Your assignment — Search the records for lines that contain the word "below". Copy them all.

Material provided —
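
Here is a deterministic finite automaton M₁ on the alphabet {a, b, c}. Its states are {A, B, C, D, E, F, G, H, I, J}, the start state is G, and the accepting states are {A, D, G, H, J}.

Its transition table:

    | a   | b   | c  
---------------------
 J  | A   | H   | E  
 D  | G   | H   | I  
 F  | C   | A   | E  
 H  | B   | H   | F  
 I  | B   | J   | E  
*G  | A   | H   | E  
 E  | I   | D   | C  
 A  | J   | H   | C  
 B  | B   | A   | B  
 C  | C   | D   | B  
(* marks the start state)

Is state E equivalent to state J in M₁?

Initial partition by acceptance: {A,D,G,H,J} | {B,C,E,F,I}.
On input a, block {A,D,G,H,J} splits into {A,D,G,J} and {H}.
The partition is now stable with 3 blocks: {A,D,G,J} | {B,C,E,F,I} | {H}.
E and J end up in different blocks, so they are distinguishable. For instance, the string 'ε' is accepted from only J.

No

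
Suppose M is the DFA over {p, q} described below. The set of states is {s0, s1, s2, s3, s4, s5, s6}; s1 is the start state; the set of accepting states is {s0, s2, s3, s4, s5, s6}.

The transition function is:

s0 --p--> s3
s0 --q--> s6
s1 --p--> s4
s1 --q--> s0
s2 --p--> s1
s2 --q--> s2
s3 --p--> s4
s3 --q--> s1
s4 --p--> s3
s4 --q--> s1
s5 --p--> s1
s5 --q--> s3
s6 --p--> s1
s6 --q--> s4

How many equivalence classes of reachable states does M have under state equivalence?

4

First remove the unreachable states {s2,s5}; 5 states remain.
Initial partition by acceptance: {s0,s3,s4,s6} | {s1}.
Split {s0,s3,s4,s6} by δ(·,p) → {s0,s3,s4} and {s6}.
Split {s0,s3,s4} by δ(·,q) → {s3,s4} and {s0}.
No further refinement is possible. Final partition (4 blocks): {s3,s4} | {s1} | {s6} | {s0}.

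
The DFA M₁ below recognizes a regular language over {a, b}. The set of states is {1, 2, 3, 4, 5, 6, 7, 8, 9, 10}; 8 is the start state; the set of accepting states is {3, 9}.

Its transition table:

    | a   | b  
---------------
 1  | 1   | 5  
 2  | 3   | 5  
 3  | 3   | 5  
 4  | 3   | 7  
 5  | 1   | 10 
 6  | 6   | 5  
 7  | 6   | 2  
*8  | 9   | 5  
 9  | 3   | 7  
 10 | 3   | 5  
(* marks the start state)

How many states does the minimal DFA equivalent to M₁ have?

4

States {4} cannot be reached from the start state, so discard them.
Start with accepting vs non-accepting: {3,9} | {1,2,5,6,7,8,10}.
Refine {1,2,5,6,7,8,10} on symbol a: members go to different blocks, giving {1,5,6,7} and {2,8,10}.
On input b, block {1,5,6,7} splits into {1,6} and {5,7}.
The partition is now stable with 4 blocks: {3,9} | {1,6} | {2,8,10} | {5,7}.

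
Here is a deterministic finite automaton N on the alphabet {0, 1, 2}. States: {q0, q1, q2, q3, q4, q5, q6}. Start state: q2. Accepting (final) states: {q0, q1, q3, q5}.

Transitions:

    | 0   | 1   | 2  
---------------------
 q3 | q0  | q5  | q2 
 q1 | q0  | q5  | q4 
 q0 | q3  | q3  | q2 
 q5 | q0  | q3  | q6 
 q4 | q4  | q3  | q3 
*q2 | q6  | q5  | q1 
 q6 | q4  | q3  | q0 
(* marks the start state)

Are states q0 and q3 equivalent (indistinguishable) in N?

Yes

Initial partition by acceptance: {q0,q1,q3,q5} | {q2,q4,q6}.
Stable partition: {q0,q1,q3,q5} | {q2,q4,q6} — 2 equivalence classes.
q0 and q3 lie in the same block of the stable partition, so they are equivalent — no string distinguishes them.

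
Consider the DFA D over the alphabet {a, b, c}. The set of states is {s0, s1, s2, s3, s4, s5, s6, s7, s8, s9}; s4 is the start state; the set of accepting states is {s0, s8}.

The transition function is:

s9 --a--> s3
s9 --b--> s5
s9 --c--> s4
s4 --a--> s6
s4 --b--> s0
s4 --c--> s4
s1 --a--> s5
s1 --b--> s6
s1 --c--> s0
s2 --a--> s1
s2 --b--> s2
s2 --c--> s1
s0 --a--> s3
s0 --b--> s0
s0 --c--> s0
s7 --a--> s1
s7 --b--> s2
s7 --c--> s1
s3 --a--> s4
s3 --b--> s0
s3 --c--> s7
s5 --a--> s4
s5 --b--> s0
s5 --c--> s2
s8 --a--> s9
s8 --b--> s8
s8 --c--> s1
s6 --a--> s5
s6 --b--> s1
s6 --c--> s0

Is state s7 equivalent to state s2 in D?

Yes

Reachable states from the start: {s0,s1,s2,s3,s4,s5,s6,s7}. Unreachable: {s8,s9} — drop them.
Initial partition by acceptance: {s0} | {s1,s2,s3,s4,s5,s6,s7}.
On input b, block {s1,s2,s3,s4,s5,s6,s7} splits into {s1,s2,s6,s7} and {s3,s4,s5}.
Split {s1,s2,s6,s7} by δ(·,a) → {s1,s6} and {s2,s7}.
Refine {s3,s4,s5} on symbol a: members go to different blocks, giving {s3,s5} and {s4}.
The partition is now stable with 5 blocks: {s0} | {s1,s6} | {s3,s5} | {s2,s7} | {s4}.
s7 and s2 lie in the same block of the stable partition, so they are equivalent — no string distinguishes them.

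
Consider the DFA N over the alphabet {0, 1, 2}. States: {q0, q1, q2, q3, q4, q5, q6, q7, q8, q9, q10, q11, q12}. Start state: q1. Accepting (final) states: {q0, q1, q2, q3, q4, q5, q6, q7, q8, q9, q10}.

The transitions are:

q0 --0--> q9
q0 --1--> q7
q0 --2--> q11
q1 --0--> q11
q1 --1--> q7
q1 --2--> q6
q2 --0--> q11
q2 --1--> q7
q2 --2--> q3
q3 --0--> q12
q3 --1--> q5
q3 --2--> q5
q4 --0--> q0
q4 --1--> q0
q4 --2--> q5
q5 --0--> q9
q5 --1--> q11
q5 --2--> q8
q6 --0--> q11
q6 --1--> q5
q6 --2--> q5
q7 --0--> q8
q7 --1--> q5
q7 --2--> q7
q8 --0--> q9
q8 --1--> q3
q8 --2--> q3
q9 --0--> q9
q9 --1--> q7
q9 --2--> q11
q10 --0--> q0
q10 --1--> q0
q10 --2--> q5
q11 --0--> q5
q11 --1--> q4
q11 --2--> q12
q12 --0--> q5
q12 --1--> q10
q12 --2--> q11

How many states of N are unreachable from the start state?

Starting at q1 and following transitions, the reachable set is {q0, q1, q3, q4, q5, q6, q7, q8, q9, q10, q11, q12}. That leaves q2 unreachable — 1 in total.

1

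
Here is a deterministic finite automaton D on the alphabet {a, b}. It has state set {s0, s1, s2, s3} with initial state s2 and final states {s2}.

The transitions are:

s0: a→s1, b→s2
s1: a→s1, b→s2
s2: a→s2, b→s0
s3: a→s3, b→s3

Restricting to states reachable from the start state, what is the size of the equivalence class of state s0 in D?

First remove the unreachable states {s3}; 3 states remain.
P0 = {s2} | {s0,s1}.
No further refinement is possible. Final partition (2 blocks): {s2} | {s0,s1}.
The equivalence class containing s0 is {s0,s1}, of size 2.

2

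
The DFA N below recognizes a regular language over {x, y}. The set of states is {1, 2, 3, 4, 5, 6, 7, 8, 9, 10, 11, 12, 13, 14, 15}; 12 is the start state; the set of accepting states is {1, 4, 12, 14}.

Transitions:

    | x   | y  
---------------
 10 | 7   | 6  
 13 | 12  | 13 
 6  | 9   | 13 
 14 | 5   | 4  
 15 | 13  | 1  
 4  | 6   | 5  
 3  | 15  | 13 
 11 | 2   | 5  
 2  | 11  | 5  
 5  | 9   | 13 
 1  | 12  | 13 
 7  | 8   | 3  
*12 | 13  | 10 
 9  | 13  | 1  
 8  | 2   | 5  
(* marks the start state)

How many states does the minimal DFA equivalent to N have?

6

States {4,14} cannot be reached from the start state, so discard them.
Start with accepting vs non-accepting: {1,12} | {2,3,5,6,7,8,9,10,11,13,15}.
Refine {1,12} on symbol x: members go to different blocks, giving {1} and {12}.
Refine {2,3,5,6,7,8,9,10,11,13,15} on symbol x: members go to different blocks, giving {2,3,5,6,7,8,9,10,11,15} and {13}.
On input x, block {2,3,5,6,7,8,9,10,11,15} splits into {2,3,5,6,7,8,10,11} and {9,15}.
On input x, block {2,3,5,6,7,8,10,11} splits into {2,7,8,10,11} and {3,5,6}.
Stable partition: {1} | {2,7,8,10,11} | {12} | {13} | {9,15} | {3,5,6} — 6 equivalence classes.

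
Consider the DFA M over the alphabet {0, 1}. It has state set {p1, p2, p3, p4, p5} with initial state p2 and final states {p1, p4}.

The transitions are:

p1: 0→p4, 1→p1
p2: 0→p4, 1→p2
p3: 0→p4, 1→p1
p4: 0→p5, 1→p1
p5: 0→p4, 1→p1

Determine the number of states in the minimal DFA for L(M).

4

Reachable states from the start: {p1,p2,p4,p5}. Unreachable: {p3} — drop them.
Start with accepting vs non-accepting: {p1,p4} | {p2,p5}.
Split {p1,p4} by δ(·,0) → {p1} and {p4}.
Refine {p2,p5} on symbol 1: members go to different blocks, giving {p2} and {p5}.
No further refinement is possible. Final partition (4 blocks): {p1} | {p2} | {p4} | {p5}.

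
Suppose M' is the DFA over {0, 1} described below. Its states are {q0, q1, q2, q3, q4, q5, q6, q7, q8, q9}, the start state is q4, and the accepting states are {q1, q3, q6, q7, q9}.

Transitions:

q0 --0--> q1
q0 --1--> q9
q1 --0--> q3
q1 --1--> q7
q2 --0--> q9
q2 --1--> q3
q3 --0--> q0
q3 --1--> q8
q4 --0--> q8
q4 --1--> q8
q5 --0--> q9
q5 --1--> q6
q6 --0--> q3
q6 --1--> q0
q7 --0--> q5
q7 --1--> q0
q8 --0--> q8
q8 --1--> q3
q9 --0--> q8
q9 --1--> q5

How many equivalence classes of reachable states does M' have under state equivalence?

States {q2} cannot be reached from the start state, so discard them.
Initial partition by acceptance: {q1,q3,q6,q7,q9} | {q0,q4,q5,q8}.
Refine {q1,q3,q6,q7,q9} on symbol 0: members go to different blocks, giving {q3,q7,q9} and {q1,q6}.
Refine {q0,q4,q5,q8} on symbol 0: members go to different blocks, giving {q4,q8} and {q0} and {q5}.
Split {q3,q7,q9} by δ(·,0) → {q3} and {q7} and {q9}.
Refine {q4,q8} on symbol 1: members go to different blocks, giving {q4} and {q8}.
Split {q1,q6} by δ(·,1) → {q1} and {q6}.
Stable partition: {q3} | {q4} | {q1} | {q0} | {q5} | {q7} | {q9} | {q8} | {q6} — 9 equivalence classes.

9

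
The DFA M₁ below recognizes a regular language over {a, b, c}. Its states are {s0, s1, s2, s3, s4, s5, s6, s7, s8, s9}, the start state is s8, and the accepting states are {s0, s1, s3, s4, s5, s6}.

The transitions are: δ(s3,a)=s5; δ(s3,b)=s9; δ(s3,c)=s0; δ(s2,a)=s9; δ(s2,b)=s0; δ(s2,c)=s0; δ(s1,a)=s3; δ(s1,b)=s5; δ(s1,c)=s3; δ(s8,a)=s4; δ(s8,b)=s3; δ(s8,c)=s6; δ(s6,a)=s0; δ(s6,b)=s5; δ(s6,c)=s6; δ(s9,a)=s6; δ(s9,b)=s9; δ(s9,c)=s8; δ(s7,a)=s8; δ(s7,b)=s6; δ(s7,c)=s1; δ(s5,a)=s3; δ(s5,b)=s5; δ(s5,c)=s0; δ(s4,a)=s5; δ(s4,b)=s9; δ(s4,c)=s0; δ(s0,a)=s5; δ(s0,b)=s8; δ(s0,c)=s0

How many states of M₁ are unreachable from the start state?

3

Starting at s8 and following transitions, the reachable set is {s0, s3, s4, s5, s6, s8, s9}. That leaves s1, s2, s7 unreachable — 3 in total.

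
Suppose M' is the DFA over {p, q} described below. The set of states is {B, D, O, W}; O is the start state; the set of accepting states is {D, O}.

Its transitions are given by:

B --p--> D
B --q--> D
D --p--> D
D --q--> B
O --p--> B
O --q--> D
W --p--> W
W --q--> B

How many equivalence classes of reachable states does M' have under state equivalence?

First remove the unreachable states {W}; 3 states remain.
Start with accepting vs non-accepting: {D,O} | {B}.
Split {D,O} by δ(·,p) → {D} and {O}.
No further refinement is possible. Final partition (3 blocks): {D} | {B} | {O}.

3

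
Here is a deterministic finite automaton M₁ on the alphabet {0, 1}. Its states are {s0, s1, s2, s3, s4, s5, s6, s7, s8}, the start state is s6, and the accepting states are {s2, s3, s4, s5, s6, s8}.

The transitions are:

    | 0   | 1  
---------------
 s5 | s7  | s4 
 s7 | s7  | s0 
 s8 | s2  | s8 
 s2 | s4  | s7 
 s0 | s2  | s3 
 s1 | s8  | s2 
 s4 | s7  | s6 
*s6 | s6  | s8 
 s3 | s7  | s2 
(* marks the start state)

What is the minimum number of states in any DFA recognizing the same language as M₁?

States {s1,s5} cannot be reached from the start state, so discard them.
Start with accepting vs non-accepting: {s2,s3,s4,s6,s8} | {s0,s7}.
On input 0, block {s2,s3,s4,s6,s8} splits into {s2,s6,s8} and {s3,s4}.
Split {s2,s6,s8} by δ(·,0) → {s6,s8} and {s2}.
Split {s6,s8} by δ(·,0) → {s6} and {s8}.
On input 0, block {s0,s7} splits into {s0} and {s7}.
Split {s3,s4} by δ(·,1) → {s3} and {s4}.
Stable partition: {s6} | {s0} | {s3} | {s2} | {s8} | {s7} | {s4} — 7 equivalence classes.

7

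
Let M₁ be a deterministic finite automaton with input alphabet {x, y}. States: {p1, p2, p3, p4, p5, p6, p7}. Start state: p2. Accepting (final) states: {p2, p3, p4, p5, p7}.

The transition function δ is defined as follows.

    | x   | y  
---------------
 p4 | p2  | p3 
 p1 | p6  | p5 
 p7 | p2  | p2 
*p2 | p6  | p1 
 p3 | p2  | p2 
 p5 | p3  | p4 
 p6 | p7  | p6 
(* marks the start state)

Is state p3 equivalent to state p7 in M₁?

Start with accepting vs non-accepting: {p2,p3,p4,p5,p7} | {p1,p6}.
Split {p2,p3,p4,p5,p7} by δ(·,x) → {p3,p4,p5,p7} and {p2}.
Refine {p3,p4,p5,p7} on symbol x: members go to different blocks, giving {p3,p4,p7} and {p5}.
Refine {p3,p4,p7} on symbol y: members go to different blocks, giving {p3,p7} and {p4}.
Split {p1,p6} by δ(·,x) → {p1} and {p6}.
No further refinement is possible. Final partition (6 blocks): {p3,p7} | {p1} | {p2} | {p5} | {p4} | {p6}.
p3 and p7 lie in the same block of the stable partition, so they are equivalent — no string distinguishes them.

Yes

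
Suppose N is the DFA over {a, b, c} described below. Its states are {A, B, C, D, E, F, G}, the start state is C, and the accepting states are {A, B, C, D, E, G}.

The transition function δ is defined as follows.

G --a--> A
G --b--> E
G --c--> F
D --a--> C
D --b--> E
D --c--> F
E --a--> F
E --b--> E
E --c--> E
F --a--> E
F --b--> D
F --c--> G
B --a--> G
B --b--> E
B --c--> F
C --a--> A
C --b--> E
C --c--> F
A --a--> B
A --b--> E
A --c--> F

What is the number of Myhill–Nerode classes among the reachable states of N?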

Answer area —
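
Suppose M is the DFA over {p, q} described below. The set of states is {s0, s1, s2, s3, s4, s5, s6}; s1 is the start state; the set of accepting states is {s0, s2, s3, s4, s5, s6}.
The DFA M₁ below recognizes a regular language over {a, b}. The set of states is {1, 2, 3, 4, 5, 6, 7, 8, 9, 10}; 8 is the start state; the set of accepting states is {3, 9}.
The DFA N below recognizes a regular language over {x, y}. The set of states is {1, 2, 3, 4, 5, 6, 7, 8, 9, 10, 11, 12, 13, 14, 15}; 12 is the start state; the set of accepting states is {1, 4, 12, 14}.
Suppose M' is the DFA over {0, 1} described below. Its states are {q0, q1, q2, q3, q4, q5, q6, q7, q8, q9}, the start state is q4, and the accepting states are {q1, q3, q6, q7, q9}.
The DFA M₁ below recognizes a regular language over {a, b, c}. Its states are {s0, s1, s2, s3, s4, s5, s6, s7, s8, s9}, the start state is s8, and the accepting states are {s0, s1, s3, s4, s5, s6}.
Suppose M' is the DFA over {p, q} described below. The set of states is {B, D, O, W}; O is the start state; the set of accepting states is {D, O}.
Suppose N is the DFA over {a, b, c} described below. Its states are {A, B, C, D, E, F, G}, the start state is C, and the accepting states are {A, B, C, D, E, G}.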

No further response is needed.